▶ Exercise objective
State the number of lines in the records underneath where the word "below" turns up, and say nothing else.

▶ Provided material
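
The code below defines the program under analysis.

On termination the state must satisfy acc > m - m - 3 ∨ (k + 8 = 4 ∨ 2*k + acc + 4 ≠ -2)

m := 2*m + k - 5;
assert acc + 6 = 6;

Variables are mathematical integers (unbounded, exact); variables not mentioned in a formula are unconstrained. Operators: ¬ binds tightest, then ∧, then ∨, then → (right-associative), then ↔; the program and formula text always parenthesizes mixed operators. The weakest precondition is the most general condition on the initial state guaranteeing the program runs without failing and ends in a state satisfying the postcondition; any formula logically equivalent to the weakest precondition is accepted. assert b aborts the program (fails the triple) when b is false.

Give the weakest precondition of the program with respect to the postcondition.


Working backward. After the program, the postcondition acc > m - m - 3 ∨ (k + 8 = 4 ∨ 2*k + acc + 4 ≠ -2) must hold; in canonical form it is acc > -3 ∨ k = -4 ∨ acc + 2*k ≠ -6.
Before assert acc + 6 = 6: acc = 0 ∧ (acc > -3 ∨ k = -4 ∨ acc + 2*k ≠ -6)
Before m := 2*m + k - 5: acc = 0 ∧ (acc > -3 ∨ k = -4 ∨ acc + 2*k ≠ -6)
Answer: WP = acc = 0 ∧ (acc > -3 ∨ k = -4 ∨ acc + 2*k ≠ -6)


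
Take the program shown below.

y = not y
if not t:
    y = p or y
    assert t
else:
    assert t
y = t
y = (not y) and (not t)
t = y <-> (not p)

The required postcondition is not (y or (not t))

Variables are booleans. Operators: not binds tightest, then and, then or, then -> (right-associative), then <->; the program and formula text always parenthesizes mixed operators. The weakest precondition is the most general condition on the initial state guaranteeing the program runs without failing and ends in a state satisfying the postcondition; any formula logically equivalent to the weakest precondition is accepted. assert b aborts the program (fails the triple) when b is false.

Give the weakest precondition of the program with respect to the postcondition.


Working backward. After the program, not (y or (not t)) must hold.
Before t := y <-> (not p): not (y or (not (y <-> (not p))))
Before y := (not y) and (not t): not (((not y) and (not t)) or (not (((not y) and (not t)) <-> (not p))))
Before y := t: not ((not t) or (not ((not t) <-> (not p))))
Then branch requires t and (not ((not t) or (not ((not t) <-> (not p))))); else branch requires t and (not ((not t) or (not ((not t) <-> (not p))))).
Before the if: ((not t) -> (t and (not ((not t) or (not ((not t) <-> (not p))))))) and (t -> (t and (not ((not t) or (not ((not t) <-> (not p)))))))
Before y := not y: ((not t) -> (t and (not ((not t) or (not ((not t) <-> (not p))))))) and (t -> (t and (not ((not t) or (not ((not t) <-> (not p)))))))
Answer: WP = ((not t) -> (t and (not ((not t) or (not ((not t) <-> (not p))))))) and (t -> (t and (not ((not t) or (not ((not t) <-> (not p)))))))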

▶ Response for this exercise
2